* [EXERCISE DETAILS]
Gather all lines from the material that contain the word "wins".

* [EXTRACTED DATA]

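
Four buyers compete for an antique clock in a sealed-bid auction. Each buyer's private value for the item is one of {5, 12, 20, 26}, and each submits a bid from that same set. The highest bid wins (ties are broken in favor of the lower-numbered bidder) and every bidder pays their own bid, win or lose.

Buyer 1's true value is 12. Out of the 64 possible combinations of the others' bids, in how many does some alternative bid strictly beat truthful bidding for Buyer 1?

Others bid (5, 5, 5): truth gives 0; bid 5 gives 7 > 0. Violating.
Others bid (5, 5, 20): truth gives -12; bid 5 gives -5 > -12. Violating.
Others bid (5, 5, 26): truth gives -12; bid 5 gives -5 > -12. Violating.
Others bid (5, 12, 20): truth gives -12; bid 5 gives -5 > -12. Violating.
Others bid (5, 5, 12): truth gives 0; no alternative beats it.
Others bid (5, 12, 5): truth gives 0; no alternative beats it.
(Checking all 64 profiles: 57 have a profitable deviation, 7 do not.)

57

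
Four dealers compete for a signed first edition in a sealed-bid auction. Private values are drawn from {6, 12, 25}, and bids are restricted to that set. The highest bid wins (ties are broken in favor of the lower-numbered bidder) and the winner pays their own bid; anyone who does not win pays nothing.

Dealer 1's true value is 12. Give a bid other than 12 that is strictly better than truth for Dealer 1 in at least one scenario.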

* [SOLUTION]
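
Four buyers compete for an antique clock in a sealed-bid auction. Each buyer's private value for the item is one of {5, 12, 20, 26}, and each submits a bid from that same set. The highest bid wins (ties are broken in favor of the lower-numbered bidder) and every bidder pays their own bid, win or lose.
Four dealers compete for a signed first edition in a sealed-bid auction. Private values are drawn from {6, 12, 25}, and bids are restricted to that set. The highest bid wins (ties are broken in favor of the lower-numbered bidder) and the winner pays their own bid; anyone who does not win pays nothing.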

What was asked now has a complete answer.